• _Task goal_
Please provide the entries below again, word for word.

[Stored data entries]
Content starts

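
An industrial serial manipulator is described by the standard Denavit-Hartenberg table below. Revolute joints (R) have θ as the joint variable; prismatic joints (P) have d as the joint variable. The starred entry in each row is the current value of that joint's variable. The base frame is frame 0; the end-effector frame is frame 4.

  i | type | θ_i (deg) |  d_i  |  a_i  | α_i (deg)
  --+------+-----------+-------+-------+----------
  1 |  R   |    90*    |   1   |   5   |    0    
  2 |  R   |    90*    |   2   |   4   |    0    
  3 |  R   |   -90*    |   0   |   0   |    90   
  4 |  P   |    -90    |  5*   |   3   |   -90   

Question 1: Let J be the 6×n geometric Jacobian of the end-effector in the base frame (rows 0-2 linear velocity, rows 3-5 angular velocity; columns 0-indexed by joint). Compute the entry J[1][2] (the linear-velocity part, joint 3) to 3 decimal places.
5.000

axis z_2 = (0.0000,0.0000,1.0000); lever o_n−o_2 = (5.0000,0.0000,-3.0000)
cross product → J_v[:, 2] = (-0.0000,5.0000,0.0000)
J_ω[:, 2] = z_2
entry J[1][2] = 5.0000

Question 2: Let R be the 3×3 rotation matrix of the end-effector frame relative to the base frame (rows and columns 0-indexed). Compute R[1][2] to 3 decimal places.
End-effector z-axis (col 2 of R) = (0.0000,1.0000,0.0000)
R[1][2] = 1.0000

1.000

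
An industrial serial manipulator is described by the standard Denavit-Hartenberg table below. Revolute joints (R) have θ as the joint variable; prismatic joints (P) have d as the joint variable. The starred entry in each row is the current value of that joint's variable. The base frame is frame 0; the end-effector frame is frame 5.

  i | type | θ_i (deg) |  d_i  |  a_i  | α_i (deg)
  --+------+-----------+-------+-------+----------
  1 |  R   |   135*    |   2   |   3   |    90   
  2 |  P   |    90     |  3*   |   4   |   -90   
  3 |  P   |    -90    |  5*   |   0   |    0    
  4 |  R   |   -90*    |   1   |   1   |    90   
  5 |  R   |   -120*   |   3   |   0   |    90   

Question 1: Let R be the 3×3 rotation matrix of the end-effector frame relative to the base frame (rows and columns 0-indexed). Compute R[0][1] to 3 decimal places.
End-effector y-axis (col 1 of R) = (-0.7071,-0.7071,-0.0000)
R[0][1] = -0.7071

-0.707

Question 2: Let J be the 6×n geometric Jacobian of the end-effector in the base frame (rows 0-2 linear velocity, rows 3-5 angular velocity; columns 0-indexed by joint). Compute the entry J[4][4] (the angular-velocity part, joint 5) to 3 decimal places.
-0.707

axis z_4 = (-0.7071,-0.7071,-0.0000); lever o_n−o_4 = (-2.1213,-2.1213,-0.0000)
cross product → J_v[:, 4] = (0.0000,-0.0000,0.0000)
J_ω[:, 4] = z_4
entry J[4][4] = -0.7071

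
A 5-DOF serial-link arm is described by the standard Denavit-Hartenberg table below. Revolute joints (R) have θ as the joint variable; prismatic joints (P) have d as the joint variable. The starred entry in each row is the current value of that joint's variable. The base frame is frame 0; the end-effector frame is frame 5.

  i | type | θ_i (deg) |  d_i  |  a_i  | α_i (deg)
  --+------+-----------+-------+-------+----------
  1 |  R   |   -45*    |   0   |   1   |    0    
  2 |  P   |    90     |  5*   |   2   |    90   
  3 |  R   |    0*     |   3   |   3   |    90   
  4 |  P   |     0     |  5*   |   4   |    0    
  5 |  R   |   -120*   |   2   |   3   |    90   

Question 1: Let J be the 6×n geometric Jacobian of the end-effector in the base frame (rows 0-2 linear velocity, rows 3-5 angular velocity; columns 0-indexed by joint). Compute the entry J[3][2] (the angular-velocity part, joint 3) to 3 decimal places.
0.707

axis z_2 = (0.7071,-0.7071,0.0000); lever o_n−o_2 = (4.1733,3.6049,-7.0000)
cross product → J_v[:, 2] = (4.9497,4.9497,5.5000)
J_ω[:, 2] = z_2
entry J[3][2] = 0.7071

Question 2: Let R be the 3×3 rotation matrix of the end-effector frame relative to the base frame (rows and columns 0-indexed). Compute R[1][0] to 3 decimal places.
End-effector x-axis (col 0 of R) = (-0.9659,0.2588,-0.0000)
R[1][0] = 0.2588

0.259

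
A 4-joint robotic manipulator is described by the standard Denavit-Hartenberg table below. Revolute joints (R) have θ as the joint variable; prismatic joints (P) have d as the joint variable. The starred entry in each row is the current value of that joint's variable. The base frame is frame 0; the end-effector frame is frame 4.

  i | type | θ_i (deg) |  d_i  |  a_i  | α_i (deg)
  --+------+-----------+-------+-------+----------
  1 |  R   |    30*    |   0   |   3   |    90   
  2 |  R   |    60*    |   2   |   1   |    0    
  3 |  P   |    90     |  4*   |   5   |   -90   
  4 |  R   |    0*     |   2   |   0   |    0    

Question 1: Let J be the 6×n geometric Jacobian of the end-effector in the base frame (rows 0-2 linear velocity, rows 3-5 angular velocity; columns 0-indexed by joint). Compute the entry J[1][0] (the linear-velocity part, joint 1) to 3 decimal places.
1.415

axis z_0 = ẑ; lever o_n−o_0 = (1.4151,-6.1112,1.6340)
cross product → J_v[:, 0] = (6.1112,1.4151,-0.0000)
J_ω[:, 0] = z_0
entry J[1][0] = 1.4151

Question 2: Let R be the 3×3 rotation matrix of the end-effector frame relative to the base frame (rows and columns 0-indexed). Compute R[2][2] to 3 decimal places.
End-effector z-axis (col 2 of R) = (-0.4330,-0.2500,-0.8660)
R[2][2] = -0.8660

-0.866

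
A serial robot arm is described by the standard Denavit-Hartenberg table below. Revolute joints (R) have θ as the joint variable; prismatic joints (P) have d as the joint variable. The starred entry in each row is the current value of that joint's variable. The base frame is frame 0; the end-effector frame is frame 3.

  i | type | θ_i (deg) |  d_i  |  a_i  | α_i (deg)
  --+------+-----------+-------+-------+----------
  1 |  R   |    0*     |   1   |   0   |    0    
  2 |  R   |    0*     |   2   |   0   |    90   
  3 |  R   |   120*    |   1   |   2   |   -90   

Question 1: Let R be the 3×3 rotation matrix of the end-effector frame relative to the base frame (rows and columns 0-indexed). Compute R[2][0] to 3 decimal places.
End-effector x-axis (col 0 of R) = (-0.5000,0.0000,0.8660)
R[2][0] = 0.8660

0.866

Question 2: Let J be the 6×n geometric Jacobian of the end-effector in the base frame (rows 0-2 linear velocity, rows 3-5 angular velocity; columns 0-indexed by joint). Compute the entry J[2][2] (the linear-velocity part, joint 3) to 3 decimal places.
axis z_2 = (0.0000,-1.0000,0.0000); lever o_n−o_2 = (-1.0000,-1.0000,1.7321)
cross product → J_v[:, 2] = (-1.7321,-0.0000,-1.0000)
J_ω[:, 2] = z_2
entry J[2][2] = -1.0000

-1.000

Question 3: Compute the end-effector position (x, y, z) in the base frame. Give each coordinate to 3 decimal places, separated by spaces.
-1.000 -1.000 4.732

after link 1: o_1 = (0.0000, 0.0000, 1.0000)
after link 2: o_2 = (0.0000, 0.0000, 3.0000)
after link 3: o_3 = (-1.0000, -1.0000, 4.7321)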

Content ends

• _Result_
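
An industrial serial manipulator is described by the standard Denavit-Hartenberg table below. Revolute joints (R) have θ as the joint variable; prismatic joints (P) have d as the joint variable. The starred entry in each row is the current value of that joint's variable. The base frame is frame 0; the end-effector frame is frame 4.

  i | type | θ_i (deg) |  d_i  |  a_i  | α_i (deg)
  --+------+-----------+-------+-------+----------
  1 |  R   |    90*    |   1   |   5   |    0    
  2 |  R   |    90*    |   2   |   4   |    0    
  3 |  R   |   -90*    |   0   |   0   |    90   
  4 |  P   |    -90    |  5*   |   3   |   -90   

Question 1: Let J be the 6×n geometric Jacobian of the end-effector in the base frame (rows 0-2 linear velocity, rows 3-5 angular velocity; columns 0-indexed by joint). Compute the entry J[1][2] (the linear-velocity part, joint 3) to 3 decimal places.
5.000

axis z_2 = (0.0000,0.0000,1.0000); lever o_n−o_2 = (5.0000,0.0000,-3.0000)
cross product → J_v[:, 2] = (-0.0000,5.0000,0.0000)
J_ω[:, 2] = z_2
entry J[1][2] = 5.0000

Question 2: Let R be the 3×3 rotation matrix of the end-effector frame relative to the base frame (rows and columns 0-indexed). Compute R[1][2] to 3 decimal places.
End-effector z-axis (col 2 of R) = (0.0000,1.0000,0.0000)
R[1][2] = 1.0000

1.000

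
An industrial serial manipulator is described by the standard Denavit-Hartenberg table below. Revolute joints (R) have θ as the joint variable; prismatic joints (P) have d as the joint variable. The starred entry in each row is the current value of that joint's variable. The base frame is frame 0; the end-effector frame is frame 5.

  i | type | θ_i (deg) |  d_i  |  a_i  | α_i (deg)
  --+------+-----------+-------+-------+----------
  1 |  R   |   135*    |   2   |   3   |    90   
  2 |  P   |    90     |  3*   |   4   |   -90   
  3 |  P   |    -90    |  5*   |   0   |    0    
  4 |  R   |   -90*    |   1   |   1   |    90   
  5 |  R   |   -120*   |   3   |   0   |    90   

Question 1: Let R be the 3×3 rotation matrix of the end-effector frame relative to the base frame (rows and columns 0-indexed). Compute R[0][1] to 3 decimal places.
End-effector y-axis (col 1 of R) = (-0.7071,-0.7071,-0.0000)
R[0][1] = -0.7071

-0.707

Question 2: Let J be the 6×n geometric Jacobian of the end-effector in the base frame (rows 0-2 linear velocity, rows 3-5 angular velocity; columns 0-indexed by joint). Compute the entry J[4][4] (the angular-velocity part, joint 5) to 3 decimal places.
-0.707

axis z_4 = (-0.7071,-0.7071,-0.0000); lever o_n−o_4 = (-2.1213,-2.1213,-0.0000)
cross product → J_v[:, 4] = (0.0000,-0.0000,0.0000)
J_ω[:, 4] = z_4
entry J[4][4] = -0.7071

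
A 5-DOF serial-link arm is described by the standard Denavit-Hartenberg table below. Revolute joints (R) have θ as the joint variable; prismatic joints (P) have d as the joint variable. The starred entry in each row is the current value of that joint's variable. The base frame is frame 0; the end-effector frame is frame 5.

  i | type | θ_i (deg) |  d_i  |  a_i  | α_i (deg)
  --+------+-----------+-------+-------+----------
  1 |  R   |   -45*    |   0   |   1   |    0    
  2 |  P   |    90     |  5*   |   2   |    90   
  3 |  R   |    0*     |   3   |   3   |    90   
  4 |  P   |     0     |  5*   |   4   |    0    
  5 |  R   |   -120*   |   2   |   3   |    90   

Question 1: Let J be the 6×n geometric Jacobian of the end-effector in the base frame (rows 0-2 linear velocity, rows 3-5 angular velocity; columns 0-indexed by joint). Compute the entry J[3][2] (the angular-velocity part, joint 3) to 3 decimal places.
0.707

axis z_2 = (0.7071,-0.7071,0.0000); lever o_n−o_2 = (4.1733,3.6049,-7.0000)
cross product → J_v[:, 2] = (4.9497,4.9497,5.5000)
J_ω[:, 2] = z_2
entry J[3][2] = 0.7071

Question 2: Let R be the 3×3 rotation matrix of the end-effector frame relative to the base frame (rows and columns 0-indexed). Compute R[1][0] to 3 decimal places.
End-effector x-axis (col 0 of R) = (-0.9659,0.2588,-0.0000)
R[1][0] = 0.2588

0.259

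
A 4-joint robotic manipulator is described by the standard Denavit-Hartenberg table below. Revolute joints (R) have θ as the joint variable; prismatic joints (P) have d as the joint variable. The starred entry in each row is the current value of that joint's variable. The base frame is frame 0; the end-effector frame is frame 4.

  i | type | θ_i (deg) |  d_i  |  a_i  | α_i (deg)
  --+------+-----------+-------+-------+----------
  1 |  R   |    30*    |   0   |   3   |    90   
  2 |  R   |    60*    |   2   |   1   |    0    
  3 |  P   |    90     |  4*   |   5   |   -90   
  4 |  R   |    0*     |   2   |   0   |    0    

Question 1: Let J be the 6×n geometric Jacobian of the end-effector in the base frame (rows 0-2 linear velocity, rows 3-5 angular velocity; columns 0-indexed by joint). Compute the entry J[1][0] (the linear-velocity part, joint 1) to 3 decimal places.
1.415

axis z_0 = ẑ; lever o_n−o_0 = (1.4151,-6.1112,1.6340)
cross product → J_v[:, 0] = (6.1112,1.4151,-0.0000)
J_ω[:, 0] = z_0
entry J[1][0] = 1.4151

Question 2: Let R be the 3×3 rotation matrix of the end-effector frame relative to the base frame (rows and columns 0-indexed). Compute R[2][2] to 3 decimal places.
End-effector z-axis (col 2 of R) = (-0.4330,-0.2500,-0.8660)
R[2][2] = -0.8660

-0.866

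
A serial robot arm is described by the standard Denavit-Hartenberg table below. Revolute joints (R) have θ as the joint variable; prismatic joints (P) have d as the joint variable. The starred entry in each row is the current value of that joint's variable. The base frame is frame 0; the end-effector frame is frame 3.

  i | type | θ_i (deg) |  d_i  |  a_i  | α_i (deg)
  --+------+-----------+-------+-------+----------
  1 |  R   |    0*     |   1   |   0   |    0    
  2 |  R   |    0*     |   2   |   0   |    90   
  3 |  R   |   120*    |   1   |   2   |   -90   

Question 1: Let R be the 3×3 rotation matrix of the end-effector frame relative to the base frame (rows and columns 0-indexed). Compute R[2][0] to 3 decimal places.
End-effector x-axis (col 0 of R) = (-0.5000,0.0000,0.8660)
R[2][0] = 0.8660

0.866

Question 2: Let J be the 6×n geometric Jacobian of the end-effector in the base frame (rows 0-2 linear velocity, rows 3-5 angular velocity; columns 0-indexed by joint). Compute the entry J[2][2] (the linear-velocity part, joint 3) to 3 decimal places.
axis z_2 = (0.0000,-1.0000,0.0000); lever o_n−o_2 = (-1.0000,-1.0000,1.7321)
cross product → J_v[:, 2] = (-1.7321,-0.0000,-1.0000)
J_ω[:, 2] = z_2
entry J[2][2] = -1.0000

-1.000

Question 3: Compute the end-effector position (x, y, z) in the base frame. Give each coordinate to 3 decimal places, separated by spaces.
-1.000 -1.000 4.732

after link 1: o_1 = (0.0000, 0.0000, 1.0000)
after link 2: o_2 = (0.0000, 0.0000, 3.0000)
after link 3: o_3 = (-1.0000, -1.0000, 4.7321)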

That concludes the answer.